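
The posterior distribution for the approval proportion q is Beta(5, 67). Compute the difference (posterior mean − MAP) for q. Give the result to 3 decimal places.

0.012

Mode = (5−1)/(5+67−2) = 4/70 = 0.057.
Mean = 5/(5+67) = 5/72 = 0.069.
Difference = 0.069 − 0.057 = 0.012.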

▬▬▬▬▬▬▬▬▬▬

Task requirements — Type out the whole listing above again, exactly as it stands.

Output of the task —
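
The posterior distribution for the approval proportion q is Beta(5, 67). Compute the difference (posterior mean − MAP) for q. Give the result to 3 decimal places.

0.012

Mode = (5−1)/(5+67−2) = 4/70 = 0.057.
Mean = 5/(5+67) = 5/72 = 0.069.
Difference = 0.069 − 0.057 = 0.012.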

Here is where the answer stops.